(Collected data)
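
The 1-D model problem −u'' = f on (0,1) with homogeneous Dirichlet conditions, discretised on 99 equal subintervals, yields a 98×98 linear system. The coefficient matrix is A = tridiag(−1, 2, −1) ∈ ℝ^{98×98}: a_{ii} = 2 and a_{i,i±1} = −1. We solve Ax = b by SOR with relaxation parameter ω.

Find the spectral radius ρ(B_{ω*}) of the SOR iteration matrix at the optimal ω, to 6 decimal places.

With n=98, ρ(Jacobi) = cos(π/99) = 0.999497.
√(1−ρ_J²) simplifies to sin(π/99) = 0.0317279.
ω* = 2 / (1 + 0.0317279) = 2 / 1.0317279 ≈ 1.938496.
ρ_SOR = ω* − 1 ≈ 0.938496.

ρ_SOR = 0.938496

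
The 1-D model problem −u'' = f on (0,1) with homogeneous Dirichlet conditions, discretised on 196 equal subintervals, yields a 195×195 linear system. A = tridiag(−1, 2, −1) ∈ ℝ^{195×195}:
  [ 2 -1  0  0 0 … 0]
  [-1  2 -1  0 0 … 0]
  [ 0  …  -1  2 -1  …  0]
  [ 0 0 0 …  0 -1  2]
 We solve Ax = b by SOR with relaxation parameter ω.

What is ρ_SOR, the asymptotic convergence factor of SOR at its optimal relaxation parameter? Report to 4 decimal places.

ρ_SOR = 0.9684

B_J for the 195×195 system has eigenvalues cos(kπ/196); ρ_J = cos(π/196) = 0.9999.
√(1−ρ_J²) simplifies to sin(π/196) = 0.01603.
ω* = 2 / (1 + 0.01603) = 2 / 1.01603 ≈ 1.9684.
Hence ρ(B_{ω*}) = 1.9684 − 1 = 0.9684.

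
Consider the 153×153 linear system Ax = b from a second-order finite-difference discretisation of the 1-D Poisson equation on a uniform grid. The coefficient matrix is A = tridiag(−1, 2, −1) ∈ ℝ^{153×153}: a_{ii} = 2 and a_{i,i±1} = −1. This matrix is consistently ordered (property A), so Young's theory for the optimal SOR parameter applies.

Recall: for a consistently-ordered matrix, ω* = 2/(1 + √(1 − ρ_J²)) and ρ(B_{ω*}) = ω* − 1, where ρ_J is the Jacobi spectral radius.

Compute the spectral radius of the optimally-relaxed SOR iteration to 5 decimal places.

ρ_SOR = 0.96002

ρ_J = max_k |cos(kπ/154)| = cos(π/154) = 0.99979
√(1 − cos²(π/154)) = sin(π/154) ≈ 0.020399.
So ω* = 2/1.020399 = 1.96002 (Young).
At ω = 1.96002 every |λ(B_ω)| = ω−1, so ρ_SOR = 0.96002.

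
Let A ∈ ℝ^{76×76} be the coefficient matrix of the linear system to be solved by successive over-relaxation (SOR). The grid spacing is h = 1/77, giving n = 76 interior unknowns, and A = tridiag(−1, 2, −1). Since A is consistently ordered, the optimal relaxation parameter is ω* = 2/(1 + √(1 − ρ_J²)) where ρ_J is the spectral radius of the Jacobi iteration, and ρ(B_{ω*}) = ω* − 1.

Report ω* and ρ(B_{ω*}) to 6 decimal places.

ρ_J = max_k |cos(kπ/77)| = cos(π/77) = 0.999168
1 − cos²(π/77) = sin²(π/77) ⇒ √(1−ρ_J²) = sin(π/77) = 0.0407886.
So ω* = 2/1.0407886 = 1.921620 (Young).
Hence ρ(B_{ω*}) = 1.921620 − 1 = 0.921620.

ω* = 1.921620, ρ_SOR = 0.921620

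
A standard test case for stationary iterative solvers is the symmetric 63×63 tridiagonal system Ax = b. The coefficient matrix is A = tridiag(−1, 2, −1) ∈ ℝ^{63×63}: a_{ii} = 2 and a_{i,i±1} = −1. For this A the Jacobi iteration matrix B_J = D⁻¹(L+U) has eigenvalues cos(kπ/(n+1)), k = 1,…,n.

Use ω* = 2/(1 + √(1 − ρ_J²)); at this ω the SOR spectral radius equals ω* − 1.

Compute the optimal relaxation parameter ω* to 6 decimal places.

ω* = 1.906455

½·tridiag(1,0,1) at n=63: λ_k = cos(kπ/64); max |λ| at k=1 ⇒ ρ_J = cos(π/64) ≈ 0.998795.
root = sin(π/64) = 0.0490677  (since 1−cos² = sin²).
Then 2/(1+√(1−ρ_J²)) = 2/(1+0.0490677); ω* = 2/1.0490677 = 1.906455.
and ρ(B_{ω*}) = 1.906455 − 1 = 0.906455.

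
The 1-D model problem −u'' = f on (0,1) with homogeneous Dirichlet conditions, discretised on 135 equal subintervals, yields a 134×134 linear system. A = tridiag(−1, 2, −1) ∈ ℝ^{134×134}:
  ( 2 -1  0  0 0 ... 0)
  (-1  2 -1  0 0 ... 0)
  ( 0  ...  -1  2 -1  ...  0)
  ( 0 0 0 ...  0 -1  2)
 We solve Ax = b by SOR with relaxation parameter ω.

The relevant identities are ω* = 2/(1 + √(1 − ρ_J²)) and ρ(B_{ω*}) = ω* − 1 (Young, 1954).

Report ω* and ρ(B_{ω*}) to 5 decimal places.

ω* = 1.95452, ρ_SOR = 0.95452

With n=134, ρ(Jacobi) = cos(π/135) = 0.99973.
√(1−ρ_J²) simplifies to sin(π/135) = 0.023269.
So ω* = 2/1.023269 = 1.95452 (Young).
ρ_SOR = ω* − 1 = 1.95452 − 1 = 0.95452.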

==

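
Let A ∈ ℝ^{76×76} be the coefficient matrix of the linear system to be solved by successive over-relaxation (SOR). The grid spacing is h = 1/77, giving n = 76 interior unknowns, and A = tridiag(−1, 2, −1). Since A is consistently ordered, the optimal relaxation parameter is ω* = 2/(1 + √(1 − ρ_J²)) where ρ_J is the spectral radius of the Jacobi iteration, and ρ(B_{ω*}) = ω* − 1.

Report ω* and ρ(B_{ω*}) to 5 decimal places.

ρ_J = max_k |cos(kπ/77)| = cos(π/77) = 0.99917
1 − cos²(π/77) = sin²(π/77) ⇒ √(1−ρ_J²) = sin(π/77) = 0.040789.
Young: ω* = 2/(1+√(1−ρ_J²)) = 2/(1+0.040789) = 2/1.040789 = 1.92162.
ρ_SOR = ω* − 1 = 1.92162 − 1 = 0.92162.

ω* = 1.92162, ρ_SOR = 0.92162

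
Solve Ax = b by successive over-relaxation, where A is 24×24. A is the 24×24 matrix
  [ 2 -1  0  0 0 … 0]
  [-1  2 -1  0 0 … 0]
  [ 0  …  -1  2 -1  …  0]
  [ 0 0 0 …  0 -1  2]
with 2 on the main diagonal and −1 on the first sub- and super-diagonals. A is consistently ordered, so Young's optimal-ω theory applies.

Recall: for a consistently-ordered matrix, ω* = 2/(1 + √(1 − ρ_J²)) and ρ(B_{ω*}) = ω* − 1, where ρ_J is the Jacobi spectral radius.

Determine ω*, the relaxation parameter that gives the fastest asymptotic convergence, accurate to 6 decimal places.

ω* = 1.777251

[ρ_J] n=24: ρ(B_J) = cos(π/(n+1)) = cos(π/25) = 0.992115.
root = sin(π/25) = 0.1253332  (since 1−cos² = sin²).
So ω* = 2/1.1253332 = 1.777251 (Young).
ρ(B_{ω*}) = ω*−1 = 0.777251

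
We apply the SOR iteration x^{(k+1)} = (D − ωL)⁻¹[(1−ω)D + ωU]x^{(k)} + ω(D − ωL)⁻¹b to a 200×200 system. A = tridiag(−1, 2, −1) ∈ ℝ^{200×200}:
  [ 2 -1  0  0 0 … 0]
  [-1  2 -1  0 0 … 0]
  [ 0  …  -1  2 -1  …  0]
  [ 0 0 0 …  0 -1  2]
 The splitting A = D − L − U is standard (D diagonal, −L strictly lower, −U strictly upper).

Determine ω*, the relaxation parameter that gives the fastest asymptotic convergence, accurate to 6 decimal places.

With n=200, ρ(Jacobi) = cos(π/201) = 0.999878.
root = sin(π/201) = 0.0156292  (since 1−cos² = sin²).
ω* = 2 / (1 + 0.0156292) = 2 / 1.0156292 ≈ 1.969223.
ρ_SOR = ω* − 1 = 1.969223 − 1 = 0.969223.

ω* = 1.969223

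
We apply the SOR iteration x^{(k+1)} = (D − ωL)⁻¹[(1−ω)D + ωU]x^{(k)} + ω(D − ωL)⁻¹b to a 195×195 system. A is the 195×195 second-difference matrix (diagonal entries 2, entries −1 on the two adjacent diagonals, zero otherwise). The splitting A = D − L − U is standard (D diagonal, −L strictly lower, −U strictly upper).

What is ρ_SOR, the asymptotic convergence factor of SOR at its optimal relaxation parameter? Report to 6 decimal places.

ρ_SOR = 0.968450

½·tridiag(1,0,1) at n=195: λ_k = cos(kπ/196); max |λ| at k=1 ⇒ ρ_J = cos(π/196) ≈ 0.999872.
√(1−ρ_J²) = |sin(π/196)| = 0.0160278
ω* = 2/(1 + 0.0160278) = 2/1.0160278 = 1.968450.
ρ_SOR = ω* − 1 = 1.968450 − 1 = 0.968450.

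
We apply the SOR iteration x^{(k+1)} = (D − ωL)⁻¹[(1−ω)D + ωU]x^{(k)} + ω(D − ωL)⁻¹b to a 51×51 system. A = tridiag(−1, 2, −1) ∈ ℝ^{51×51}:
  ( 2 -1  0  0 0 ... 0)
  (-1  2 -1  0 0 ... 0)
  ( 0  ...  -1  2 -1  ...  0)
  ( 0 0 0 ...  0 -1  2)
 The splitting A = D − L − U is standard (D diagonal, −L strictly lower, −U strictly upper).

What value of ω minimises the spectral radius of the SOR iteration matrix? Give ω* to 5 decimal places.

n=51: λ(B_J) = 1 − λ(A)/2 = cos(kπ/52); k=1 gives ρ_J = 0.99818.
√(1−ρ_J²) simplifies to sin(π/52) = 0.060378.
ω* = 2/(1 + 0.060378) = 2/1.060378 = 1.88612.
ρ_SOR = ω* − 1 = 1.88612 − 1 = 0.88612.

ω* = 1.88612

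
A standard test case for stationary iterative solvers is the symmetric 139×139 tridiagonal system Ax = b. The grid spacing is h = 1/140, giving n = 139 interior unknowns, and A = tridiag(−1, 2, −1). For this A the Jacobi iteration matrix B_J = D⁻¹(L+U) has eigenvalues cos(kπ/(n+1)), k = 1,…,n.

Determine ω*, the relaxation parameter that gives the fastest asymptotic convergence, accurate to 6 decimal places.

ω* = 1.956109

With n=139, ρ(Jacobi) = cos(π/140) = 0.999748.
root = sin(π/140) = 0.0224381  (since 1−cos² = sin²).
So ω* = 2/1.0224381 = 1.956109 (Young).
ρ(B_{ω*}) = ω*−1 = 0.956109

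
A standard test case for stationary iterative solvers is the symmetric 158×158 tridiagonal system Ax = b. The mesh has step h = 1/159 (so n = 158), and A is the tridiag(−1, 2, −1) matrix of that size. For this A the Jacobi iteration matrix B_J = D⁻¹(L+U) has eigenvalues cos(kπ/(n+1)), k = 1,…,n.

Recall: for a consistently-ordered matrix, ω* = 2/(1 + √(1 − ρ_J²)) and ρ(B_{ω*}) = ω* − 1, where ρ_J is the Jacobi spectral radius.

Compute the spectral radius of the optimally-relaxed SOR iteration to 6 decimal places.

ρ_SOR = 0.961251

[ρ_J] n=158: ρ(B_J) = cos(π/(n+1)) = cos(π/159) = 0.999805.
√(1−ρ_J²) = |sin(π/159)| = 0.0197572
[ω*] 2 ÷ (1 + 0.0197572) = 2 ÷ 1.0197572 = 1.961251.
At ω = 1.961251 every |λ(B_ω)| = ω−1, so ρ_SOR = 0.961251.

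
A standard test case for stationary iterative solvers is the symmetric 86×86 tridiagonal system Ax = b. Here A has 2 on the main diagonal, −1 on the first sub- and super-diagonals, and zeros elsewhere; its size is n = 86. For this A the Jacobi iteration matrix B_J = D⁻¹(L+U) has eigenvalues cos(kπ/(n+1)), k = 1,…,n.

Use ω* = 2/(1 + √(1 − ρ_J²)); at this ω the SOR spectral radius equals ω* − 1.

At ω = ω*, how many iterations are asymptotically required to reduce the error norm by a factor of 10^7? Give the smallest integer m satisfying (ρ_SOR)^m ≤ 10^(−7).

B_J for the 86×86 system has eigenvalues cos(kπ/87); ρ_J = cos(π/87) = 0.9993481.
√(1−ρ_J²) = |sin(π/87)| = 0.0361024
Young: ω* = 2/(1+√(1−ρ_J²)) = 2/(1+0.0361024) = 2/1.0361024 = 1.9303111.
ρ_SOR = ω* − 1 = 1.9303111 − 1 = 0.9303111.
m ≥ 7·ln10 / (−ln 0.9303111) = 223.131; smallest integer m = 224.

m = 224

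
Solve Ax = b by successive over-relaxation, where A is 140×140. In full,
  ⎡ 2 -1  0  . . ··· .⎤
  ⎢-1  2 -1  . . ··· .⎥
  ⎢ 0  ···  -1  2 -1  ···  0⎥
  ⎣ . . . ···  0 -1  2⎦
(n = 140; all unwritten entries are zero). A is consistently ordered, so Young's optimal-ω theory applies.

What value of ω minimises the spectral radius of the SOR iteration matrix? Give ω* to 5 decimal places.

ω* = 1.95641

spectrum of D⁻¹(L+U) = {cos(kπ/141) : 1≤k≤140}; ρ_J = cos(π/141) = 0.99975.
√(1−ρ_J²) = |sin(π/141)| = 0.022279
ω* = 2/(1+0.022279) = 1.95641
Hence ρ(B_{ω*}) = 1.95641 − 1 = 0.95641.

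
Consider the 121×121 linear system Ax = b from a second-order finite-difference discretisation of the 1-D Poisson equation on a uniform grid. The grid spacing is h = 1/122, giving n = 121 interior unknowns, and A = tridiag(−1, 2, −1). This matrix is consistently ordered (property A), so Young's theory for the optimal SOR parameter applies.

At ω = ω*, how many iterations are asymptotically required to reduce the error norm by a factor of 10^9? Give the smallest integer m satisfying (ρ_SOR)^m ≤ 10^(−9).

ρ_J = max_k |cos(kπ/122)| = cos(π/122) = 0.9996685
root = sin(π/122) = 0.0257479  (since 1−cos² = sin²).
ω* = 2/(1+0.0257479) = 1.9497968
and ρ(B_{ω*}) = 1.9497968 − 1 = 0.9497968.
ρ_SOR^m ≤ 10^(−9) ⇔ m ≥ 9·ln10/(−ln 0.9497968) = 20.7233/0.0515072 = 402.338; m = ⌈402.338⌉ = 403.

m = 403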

TASK OBJECTIVE:
Each line above that has the word "symmetric" should be copied.

RESPONSE FOR THIS EXERCISE:
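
A standard test case for stationary iterative solvers is the symmetric 63×63 tridiagonal system Ax = b. The coefficient matrix is A = tridiag(−1, 2, −1) ∈ ℝ^{63×63}: a_{ii} = 2 and a_{i,i±1} = −1. For this A the Jacobi iteration matrix B_J = D⁻¹(L+U) has eigenvalues cos(kπ/(n+1)), k = 1,…,n.
A standard test case for stationary iterative solvers is the symmetric 139×139 tridiagonal system Ax = b. The grid spacing is h = 1/140, giving n = 139 interior unknowns, and A = tridiag(−1, 2, −1). For this A the Jacobi iteration matrix B_J = D⁻¹(L+U) has eigenvalues cos(kπ/(n+1)), k = 1,…,n.
A standard test case for stationary iterative solvers is the symmetric 158×158 tridiagonal system Ax = b. The mesh has step h = 1/159 (so n = 158), and A is the tridiag(−1, 2, −1) matrix of that size. For this A the Jacobi iteration matrix B_J = D⁻¹(L+U) has eigenvalues cos(kπ/(n+1)), k = 1,…,n.
A standard test case for stationary iterative solvers is the symmetric 86×86 tridiagonal system Ax = b. Here A has 2 on the main diagonal, −1 on the first sub- and super-diagonals, and zeros elsewhere; its size is n = 86. For this A the Jacobi iteration matrix B_J = D⁻¹(L+U) has eigenvalues cos(kπ/(n+1)), k = 1,…,n.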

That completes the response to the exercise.